* PROBLEM STATEMENT *
What is needed here is a word-for-word copy of all the entries below.

Stored data:
++++
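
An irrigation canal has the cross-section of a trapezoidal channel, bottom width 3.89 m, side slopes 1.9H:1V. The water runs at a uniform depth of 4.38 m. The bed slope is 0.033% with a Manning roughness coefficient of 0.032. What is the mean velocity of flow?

With bottom width b = 3.89 m and side slope z = 1.9: A = (b + zy)y = (3.89 + 1.9×4.38)×4.38 = 53.49 m²; P = b + 2y√(1+z²) = 3.89 + 2×4.38×2.147 = 22.7 m.
Hydraulic radius R = A/P = 53.49/22.7 = 2.356 m.
From Manning's equation, V = (1/n) R^(2/3) S^(1/2) = (1/0.032) × 2.356^(2/3) × 0.00033^(1/2) = 1.01 m/s.

V = 1.01 m/s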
++++
* ANSWER FOR THE TASK *
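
An irrigation canal has the cross-section of a trapezoidal channel, bottom width 3.89 m, side slopes 1.9H:1V. The water runs at a uniform depth of 4.38 m. The bed slope is 0.033% with a Manning roughness coefficient of 0.032. What is the mean velocity of flow?

With bottom width b = 3.89 m and side slope z = 1.9: A = (b + zy)y = (3.89 + 1.9×4.38)×4.38 = 53.49 m²; P = b + 2y√(1+z²) = 3.89 + 2×4.38×2.147 = 22.7 m.
Hydraulic radius R = A/P = 53.49/22.7 = 2.356 m.
From Manning's equation, V = (1/n) R^(2/3) S^(1/2) = (1/0.032) × 2.356^(2/3) × 0.00033^(1/2) = 1.01 m/s.

V = 1.01 m/s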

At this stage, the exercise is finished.